» **Exercise brief**
Nothing but the line with "0.91, calculate the effective payload in tonnes." and the lines after it, through the end of the records below, is to be repeated, exactly as it is.

» **Information provided**
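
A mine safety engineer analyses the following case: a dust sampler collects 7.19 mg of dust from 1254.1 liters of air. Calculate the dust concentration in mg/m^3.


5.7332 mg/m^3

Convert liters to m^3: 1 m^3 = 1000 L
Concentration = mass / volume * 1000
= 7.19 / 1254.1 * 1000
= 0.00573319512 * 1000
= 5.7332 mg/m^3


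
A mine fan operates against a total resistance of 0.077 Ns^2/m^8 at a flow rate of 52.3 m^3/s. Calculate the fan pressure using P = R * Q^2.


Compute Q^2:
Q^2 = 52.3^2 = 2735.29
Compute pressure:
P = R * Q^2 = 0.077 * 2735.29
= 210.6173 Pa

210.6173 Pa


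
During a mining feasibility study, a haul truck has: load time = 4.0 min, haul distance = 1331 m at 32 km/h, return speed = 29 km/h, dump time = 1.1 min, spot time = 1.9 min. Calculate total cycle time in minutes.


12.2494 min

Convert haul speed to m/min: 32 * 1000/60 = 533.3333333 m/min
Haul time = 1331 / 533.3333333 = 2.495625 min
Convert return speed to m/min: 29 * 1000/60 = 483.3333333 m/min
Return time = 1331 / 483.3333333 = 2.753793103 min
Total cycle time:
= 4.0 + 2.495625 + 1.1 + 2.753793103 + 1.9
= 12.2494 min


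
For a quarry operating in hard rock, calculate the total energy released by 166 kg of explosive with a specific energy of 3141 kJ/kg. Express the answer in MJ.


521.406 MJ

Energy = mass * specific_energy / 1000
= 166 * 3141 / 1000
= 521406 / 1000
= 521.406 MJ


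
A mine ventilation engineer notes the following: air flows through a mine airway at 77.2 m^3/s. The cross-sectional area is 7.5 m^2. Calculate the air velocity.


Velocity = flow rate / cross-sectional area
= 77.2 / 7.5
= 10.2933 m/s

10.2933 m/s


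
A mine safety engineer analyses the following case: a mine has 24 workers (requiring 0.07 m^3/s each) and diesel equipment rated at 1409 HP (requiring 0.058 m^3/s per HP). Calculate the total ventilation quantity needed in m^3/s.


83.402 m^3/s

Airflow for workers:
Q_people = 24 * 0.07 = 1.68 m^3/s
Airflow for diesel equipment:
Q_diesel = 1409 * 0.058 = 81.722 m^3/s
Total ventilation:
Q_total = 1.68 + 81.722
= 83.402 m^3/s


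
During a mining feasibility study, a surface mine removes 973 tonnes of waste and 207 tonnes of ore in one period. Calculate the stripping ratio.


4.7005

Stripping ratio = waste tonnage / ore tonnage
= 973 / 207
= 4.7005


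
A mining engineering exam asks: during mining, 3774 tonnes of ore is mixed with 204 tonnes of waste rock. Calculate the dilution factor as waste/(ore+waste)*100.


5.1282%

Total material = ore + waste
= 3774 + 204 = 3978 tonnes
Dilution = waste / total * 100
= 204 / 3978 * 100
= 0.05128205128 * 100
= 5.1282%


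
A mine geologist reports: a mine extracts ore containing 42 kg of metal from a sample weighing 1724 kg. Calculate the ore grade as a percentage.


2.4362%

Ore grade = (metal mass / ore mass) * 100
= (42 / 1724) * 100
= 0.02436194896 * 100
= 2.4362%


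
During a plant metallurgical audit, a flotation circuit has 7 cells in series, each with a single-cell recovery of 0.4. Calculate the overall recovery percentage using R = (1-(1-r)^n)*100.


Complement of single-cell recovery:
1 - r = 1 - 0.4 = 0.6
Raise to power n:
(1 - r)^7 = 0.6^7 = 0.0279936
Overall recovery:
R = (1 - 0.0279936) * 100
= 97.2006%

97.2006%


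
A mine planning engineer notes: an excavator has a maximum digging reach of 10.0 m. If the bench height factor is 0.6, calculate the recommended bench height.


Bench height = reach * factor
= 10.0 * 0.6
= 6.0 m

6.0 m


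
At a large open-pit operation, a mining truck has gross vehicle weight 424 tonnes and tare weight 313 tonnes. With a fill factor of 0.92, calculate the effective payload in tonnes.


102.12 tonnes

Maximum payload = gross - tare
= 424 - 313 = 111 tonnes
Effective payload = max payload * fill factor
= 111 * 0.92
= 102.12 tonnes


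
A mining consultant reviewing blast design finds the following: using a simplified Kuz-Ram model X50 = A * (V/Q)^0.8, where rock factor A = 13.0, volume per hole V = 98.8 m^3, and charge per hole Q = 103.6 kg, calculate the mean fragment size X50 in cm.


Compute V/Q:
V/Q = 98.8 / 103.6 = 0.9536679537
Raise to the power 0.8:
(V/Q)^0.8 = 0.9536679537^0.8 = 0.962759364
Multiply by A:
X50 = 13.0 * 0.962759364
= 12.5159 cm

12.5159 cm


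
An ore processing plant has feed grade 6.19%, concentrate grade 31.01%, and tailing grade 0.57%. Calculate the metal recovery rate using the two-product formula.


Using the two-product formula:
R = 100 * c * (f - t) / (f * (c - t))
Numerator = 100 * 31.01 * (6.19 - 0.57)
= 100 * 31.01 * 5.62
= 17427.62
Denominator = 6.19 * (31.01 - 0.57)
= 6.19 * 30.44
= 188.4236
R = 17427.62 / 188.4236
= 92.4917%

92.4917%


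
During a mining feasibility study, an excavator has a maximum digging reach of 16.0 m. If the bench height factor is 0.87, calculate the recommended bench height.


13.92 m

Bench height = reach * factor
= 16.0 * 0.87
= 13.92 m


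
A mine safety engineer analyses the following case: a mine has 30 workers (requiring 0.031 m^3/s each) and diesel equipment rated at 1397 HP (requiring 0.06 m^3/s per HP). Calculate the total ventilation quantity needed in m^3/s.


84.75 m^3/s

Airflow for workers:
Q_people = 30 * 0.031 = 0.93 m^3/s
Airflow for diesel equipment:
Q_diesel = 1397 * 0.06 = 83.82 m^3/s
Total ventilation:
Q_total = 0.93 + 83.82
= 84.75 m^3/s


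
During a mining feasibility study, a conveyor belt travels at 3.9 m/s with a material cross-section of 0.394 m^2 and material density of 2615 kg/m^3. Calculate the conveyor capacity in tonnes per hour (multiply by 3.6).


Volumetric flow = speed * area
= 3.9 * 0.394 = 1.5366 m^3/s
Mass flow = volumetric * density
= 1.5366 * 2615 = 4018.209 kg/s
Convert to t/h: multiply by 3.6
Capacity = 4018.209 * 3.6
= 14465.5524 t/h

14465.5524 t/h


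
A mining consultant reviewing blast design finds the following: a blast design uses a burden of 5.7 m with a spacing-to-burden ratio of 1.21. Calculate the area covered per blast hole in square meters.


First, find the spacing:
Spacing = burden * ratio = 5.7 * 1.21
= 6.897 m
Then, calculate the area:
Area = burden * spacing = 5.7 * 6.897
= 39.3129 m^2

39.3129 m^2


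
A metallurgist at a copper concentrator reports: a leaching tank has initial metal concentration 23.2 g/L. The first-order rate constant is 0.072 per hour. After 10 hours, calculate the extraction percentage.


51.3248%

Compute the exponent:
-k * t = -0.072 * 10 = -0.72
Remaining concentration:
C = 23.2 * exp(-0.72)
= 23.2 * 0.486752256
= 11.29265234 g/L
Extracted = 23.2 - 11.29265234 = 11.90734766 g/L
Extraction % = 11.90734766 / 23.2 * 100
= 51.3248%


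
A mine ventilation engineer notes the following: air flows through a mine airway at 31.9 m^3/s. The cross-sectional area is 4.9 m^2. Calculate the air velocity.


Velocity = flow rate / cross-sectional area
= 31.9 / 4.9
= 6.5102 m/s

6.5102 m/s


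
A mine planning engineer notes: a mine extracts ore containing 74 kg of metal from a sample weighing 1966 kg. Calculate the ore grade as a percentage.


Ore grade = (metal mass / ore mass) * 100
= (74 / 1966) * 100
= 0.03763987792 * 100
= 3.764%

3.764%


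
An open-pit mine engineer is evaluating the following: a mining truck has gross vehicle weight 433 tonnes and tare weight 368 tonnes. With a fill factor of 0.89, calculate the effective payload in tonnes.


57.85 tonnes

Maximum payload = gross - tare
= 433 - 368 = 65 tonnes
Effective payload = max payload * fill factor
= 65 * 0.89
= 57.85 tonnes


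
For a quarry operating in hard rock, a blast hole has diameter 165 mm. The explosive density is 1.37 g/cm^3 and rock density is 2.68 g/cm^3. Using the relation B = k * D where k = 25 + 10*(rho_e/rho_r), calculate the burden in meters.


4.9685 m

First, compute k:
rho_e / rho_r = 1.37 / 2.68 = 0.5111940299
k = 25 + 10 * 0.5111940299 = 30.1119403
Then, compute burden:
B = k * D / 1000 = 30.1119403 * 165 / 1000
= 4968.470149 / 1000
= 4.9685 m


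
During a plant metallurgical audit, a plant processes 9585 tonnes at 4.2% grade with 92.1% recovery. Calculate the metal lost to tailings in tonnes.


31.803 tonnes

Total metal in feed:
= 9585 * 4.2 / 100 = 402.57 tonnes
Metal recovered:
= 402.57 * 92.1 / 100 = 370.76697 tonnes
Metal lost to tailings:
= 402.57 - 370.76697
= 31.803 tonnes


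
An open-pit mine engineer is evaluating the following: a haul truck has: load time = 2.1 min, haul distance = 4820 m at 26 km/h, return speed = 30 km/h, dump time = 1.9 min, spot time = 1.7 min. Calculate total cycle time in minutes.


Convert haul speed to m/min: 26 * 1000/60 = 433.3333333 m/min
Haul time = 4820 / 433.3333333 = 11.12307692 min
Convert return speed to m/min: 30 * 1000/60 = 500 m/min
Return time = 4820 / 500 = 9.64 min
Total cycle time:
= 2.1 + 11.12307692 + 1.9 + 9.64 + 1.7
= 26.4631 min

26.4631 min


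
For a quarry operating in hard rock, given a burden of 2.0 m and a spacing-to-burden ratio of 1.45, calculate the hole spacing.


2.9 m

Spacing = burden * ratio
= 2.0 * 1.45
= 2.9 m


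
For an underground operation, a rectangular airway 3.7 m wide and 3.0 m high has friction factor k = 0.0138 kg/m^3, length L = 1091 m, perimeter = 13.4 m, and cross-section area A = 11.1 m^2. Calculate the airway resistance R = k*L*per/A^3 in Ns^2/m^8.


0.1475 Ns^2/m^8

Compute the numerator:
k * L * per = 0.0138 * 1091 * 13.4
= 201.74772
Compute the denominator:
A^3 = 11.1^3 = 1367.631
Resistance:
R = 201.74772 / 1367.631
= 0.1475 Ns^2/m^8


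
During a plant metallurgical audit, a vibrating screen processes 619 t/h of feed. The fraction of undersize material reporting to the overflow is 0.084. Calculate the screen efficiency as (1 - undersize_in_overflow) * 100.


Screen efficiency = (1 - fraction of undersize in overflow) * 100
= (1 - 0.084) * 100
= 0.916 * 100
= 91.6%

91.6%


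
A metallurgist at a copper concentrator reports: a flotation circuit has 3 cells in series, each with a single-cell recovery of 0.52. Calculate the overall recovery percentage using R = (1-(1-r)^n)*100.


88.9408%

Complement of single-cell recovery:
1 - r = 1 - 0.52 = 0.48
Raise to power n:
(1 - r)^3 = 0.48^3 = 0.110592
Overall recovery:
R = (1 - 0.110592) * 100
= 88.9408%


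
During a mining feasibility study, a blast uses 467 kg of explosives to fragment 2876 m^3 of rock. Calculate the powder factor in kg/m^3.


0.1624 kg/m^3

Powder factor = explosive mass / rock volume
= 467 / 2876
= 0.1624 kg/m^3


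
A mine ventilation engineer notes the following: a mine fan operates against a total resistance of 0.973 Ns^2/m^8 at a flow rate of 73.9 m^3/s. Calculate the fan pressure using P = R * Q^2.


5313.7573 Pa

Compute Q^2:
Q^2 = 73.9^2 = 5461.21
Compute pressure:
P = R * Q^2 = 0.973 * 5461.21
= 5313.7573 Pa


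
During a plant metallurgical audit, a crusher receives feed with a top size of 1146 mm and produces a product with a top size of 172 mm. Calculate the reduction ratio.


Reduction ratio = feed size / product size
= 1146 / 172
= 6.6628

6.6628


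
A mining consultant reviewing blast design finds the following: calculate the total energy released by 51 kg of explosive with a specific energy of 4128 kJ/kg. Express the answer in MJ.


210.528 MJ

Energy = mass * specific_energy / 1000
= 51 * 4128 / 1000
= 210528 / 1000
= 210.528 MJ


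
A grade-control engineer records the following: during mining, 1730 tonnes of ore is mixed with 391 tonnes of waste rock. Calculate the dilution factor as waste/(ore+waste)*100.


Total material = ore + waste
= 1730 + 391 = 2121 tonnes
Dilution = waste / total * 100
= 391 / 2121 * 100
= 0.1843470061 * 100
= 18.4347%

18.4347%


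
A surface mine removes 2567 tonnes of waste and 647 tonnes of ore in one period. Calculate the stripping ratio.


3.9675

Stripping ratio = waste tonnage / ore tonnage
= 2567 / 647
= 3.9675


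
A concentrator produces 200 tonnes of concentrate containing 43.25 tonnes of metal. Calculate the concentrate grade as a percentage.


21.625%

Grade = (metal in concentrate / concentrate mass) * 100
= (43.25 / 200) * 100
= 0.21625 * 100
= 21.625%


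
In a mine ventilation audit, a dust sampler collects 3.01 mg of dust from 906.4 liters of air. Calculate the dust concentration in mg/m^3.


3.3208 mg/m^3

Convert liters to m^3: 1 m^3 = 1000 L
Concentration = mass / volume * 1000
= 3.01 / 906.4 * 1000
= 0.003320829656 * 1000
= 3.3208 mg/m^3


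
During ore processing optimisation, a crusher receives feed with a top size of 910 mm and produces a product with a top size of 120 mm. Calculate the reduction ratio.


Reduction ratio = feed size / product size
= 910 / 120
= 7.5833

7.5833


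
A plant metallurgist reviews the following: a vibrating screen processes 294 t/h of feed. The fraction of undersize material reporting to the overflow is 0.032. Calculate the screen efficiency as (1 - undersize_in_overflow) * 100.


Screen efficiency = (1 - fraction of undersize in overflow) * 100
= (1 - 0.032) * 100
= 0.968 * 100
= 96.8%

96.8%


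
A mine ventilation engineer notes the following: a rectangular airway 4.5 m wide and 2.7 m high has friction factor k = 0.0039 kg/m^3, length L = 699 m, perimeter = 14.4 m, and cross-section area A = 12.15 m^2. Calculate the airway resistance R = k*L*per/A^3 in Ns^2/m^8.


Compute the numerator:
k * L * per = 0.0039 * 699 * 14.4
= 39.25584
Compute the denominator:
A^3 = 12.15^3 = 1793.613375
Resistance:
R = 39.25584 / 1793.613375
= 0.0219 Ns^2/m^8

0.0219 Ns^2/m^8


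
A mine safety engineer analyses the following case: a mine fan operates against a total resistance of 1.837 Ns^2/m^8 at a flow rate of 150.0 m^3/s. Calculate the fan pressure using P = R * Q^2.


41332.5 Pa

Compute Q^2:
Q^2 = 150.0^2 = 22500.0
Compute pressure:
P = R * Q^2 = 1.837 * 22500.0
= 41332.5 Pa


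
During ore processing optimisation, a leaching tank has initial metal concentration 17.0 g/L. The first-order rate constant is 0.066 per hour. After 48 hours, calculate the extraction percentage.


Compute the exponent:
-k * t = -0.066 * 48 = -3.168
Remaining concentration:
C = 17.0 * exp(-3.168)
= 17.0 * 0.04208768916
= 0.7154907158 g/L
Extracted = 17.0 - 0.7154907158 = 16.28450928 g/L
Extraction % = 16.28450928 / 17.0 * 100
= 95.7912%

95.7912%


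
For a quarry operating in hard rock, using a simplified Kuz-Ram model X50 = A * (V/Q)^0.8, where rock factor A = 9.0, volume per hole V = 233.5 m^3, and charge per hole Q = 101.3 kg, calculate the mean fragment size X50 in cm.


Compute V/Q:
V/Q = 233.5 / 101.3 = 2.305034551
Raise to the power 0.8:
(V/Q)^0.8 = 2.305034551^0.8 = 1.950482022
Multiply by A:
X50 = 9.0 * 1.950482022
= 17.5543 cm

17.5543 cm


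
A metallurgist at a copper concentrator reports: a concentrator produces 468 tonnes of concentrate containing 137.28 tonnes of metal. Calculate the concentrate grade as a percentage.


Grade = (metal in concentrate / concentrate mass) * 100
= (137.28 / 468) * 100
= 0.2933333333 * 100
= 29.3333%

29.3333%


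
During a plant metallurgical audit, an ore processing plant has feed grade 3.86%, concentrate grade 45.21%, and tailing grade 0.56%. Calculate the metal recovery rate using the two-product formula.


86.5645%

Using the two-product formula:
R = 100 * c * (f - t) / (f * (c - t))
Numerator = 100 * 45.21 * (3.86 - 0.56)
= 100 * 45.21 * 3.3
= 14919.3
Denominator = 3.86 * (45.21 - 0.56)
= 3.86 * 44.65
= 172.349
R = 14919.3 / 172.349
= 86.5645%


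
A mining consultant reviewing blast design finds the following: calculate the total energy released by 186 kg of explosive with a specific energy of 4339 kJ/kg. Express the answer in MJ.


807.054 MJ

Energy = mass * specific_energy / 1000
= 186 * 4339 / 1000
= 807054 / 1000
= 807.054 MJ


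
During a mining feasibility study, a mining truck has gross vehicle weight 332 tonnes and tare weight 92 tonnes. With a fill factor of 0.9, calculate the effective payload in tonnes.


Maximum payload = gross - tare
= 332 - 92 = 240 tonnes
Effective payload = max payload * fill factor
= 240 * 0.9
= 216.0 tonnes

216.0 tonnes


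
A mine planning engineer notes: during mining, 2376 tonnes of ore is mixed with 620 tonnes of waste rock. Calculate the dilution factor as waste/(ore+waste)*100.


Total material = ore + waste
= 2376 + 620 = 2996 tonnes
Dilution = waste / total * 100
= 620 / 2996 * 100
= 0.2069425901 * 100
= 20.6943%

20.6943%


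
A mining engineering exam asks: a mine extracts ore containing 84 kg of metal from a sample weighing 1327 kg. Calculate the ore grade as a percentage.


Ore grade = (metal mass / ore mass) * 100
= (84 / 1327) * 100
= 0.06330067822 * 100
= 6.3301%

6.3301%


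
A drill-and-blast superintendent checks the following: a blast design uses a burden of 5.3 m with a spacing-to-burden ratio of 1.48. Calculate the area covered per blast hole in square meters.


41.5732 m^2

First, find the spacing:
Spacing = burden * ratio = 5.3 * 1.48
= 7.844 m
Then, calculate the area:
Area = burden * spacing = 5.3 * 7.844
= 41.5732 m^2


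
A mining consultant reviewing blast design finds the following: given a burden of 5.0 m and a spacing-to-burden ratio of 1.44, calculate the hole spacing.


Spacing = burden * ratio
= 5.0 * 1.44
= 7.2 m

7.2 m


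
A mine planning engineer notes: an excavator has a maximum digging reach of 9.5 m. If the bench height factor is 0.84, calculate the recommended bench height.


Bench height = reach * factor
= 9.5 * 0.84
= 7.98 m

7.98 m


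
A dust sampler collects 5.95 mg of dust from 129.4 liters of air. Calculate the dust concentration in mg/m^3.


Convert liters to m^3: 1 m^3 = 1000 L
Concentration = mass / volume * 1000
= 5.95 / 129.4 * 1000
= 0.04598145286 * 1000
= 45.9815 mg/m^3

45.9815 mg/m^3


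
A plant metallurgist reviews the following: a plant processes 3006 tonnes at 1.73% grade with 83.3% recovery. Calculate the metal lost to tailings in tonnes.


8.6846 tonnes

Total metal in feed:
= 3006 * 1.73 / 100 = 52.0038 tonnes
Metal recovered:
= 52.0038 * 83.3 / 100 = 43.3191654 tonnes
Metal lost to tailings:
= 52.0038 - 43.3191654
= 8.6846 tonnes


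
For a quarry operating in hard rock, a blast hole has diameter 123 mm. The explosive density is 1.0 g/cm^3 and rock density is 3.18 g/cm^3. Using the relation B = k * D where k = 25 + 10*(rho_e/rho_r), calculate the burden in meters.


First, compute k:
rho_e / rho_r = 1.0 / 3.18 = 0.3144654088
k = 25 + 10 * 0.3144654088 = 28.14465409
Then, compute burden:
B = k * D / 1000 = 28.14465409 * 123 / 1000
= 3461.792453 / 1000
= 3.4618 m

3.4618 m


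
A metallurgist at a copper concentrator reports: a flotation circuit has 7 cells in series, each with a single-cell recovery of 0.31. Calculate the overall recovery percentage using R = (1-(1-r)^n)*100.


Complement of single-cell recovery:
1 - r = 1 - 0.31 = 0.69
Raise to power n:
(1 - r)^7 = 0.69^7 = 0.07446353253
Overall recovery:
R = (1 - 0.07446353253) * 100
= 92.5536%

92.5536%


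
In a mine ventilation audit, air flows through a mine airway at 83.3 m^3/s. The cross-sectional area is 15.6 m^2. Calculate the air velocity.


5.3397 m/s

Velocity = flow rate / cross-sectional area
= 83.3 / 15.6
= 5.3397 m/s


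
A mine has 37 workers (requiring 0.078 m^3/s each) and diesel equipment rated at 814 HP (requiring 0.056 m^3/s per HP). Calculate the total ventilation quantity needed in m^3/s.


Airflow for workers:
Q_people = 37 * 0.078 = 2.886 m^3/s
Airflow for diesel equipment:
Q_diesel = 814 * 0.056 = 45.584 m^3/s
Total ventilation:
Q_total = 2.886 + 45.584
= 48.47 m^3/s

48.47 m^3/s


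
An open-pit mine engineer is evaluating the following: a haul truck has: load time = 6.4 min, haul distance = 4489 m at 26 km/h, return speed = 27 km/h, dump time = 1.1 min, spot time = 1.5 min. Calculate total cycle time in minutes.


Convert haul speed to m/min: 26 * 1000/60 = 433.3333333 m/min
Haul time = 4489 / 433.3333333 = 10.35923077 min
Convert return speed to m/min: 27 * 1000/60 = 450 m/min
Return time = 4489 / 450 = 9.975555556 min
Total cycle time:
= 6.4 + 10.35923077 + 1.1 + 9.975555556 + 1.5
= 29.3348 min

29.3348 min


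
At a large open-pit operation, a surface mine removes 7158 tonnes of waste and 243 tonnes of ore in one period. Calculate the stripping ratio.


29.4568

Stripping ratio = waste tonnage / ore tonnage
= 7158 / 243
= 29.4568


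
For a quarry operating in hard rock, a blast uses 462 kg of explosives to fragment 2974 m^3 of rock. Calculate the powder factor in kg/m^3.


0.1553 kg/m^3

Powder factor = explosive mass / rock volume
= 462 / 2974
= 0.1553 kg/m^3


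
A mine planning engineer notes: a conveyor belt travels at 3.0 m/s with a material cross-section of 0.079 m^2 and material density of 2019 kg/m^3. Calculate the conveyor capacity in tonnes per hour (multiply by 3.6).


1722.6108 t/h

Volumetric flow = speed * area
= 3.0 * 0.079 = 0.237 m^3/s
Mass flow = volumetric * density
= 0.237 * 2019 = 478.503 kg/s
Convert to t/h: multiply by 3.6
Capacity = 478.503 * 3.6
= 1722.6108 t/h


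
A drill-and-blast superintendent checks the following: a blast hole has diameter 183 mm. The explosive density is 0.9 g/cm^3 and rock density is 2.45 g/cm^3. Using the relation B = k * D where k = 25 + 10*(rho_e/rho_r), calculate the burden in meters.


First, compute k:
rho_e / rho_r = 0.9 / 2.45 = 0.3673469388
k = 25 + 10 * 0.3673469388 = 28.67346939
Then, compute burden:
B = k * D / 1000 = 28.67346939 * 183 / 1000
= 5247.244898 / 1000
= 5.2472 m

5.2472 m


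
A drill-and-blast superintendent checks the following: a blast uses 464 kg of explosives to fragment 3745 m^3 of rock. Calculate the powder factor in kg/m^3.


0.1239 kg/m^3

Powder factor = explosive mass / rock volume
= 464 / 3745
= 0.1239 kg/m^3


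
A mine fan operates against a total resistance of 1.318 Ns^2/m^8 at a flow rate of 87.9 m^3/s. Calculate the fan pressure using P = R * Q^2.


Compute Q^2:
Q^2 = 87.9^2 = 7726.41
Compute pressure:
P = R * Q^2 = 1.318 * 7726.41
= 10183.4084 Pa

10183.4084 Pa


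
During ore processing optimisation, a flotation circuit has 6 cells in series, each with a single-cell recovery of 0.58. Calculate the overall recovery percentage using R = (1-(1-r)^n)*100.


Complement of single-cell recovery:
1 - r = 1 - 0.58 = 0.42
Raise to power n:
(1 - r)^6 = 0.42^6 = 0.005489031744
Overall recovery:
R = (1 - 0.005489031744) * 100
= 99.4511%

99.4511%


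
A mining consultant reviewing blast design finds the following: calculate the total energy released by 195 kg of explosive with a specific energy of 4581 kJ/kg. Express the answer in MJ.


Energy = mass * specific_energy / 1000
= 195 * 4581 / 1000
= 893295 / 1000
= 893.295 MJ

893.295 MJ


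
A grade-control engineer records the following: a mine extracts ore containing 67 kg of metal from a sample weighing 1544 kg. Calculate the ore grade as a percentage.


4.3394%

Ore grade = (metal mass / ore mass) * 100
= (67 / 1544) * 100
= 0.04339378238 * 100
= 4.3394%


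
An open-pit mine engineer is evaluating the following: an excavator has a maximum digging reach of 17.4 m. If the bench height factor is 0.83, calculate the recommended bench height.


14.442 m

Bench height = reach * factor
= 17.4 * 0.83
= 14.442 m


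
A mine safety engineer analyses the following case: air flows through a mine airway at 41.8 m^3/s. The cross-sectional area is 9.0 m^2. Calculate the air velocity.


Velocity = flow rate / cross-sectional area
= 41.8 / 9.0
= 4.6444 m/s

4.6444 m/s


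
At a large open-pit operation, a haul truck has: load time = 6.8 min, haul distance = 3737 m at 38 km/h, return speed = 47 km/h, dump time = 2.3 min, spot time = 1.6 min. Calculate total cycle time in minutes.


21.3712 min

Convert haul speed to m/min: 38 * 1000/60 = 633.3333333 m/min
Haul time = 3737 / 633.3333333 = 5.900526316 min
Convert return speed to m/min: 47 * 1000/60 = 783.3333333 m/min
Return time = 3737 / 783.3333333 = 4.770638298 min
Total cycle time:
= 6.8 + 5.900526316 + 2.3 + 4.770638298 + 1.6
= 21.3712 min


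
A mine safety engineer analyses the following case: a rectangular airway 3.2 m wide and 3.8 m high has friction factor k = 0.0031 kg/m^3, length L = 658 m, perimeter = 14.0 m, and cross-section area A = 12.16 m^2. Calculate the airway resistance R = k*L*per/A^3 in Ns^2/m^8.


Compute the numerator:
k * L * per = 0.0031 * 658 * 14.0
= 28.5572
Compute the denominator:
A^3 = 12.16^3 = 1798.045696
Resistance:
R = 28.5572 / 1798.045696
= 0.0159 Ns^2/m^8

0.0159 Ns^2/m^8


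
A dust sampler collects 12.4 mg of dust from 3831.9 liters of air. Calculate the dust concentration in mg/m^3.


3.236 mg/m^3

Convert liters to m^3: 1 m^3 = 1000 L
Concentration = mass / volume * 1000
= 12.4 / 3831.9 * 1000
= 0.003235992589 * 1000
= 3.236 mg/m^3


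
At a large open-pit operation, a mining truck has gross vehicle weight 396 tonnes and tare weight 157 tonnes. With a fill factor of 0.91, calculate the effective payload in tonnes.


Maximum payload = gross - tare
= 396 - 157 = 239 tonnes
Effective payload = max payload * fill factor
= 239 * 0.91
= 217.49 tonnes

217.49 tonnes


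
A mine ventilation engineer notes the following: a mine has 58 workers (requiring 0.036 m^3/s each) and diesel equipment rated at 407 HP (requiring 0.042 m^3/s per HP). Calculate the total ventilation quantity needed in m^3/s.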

» **Solution to this task**
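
At a large open-pit operation, a mining truck has gross vehicle weight 396 tonnes and tare weight 157 tonnes. With a fill factor of 0.91, calculate the effective payload in tonnes.


Maximum payload = gross - tare
= 396 - 157 = 239 tonnes
Effective payload = max payload * fill factor
= 239 * 0.91
= 217.49 tonnes

217.49 tonnes


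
A mine ventilation engineer notes the following: a mine has 58 workers (requiring 0.036 m^3/s each) and diesel equipment rated at 407 HP (requiring 0.042 m^3/s per HP). Calculate the total ventilation quantity needed in m^3/s.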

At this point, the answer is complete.